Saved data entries
--------

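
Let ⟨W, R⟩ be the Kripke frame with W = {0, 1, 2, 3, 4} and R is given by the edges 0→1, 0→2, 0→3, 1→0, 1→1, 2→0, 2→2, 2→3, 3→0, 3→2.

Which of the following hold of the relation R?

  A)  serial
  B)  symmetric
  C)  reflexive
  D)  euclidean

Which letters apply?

(A) not serial: 4 has no R-successor.
(B) symmetric: every R-edge is matched by its reverse.
(C) not reflexive: not 0 R 0.
(D) not euclidean: 0 R 1 and 0 R 2 but not 1 R 2.

B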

--------

Problem to solve: Each line above is to be reproduced exactly.

Task solution:
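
Let ⟨W, R⟩ be the Kripke frame with W = {0, 1, 2, 3, 4} and R is given by the edges 0→1, 0→2, 0→3, 1→0, 1→1, 2→0, 2→2, 2→3, 3→0, 3→2.

Which of the following hold of the relation R?

  A)  serial
  B)  symmetric
  C)  reflexive
  D)  euclidean

Which letters apply?

(A) not serial: 4 has no R-successor.
(B) symmetric: every R-edge is matched by its reverse.
(C) not reflexive: not 0 R 0.
(D) not euclidean: 0 R 1 and 0 R 2 but not 1 R 2.

B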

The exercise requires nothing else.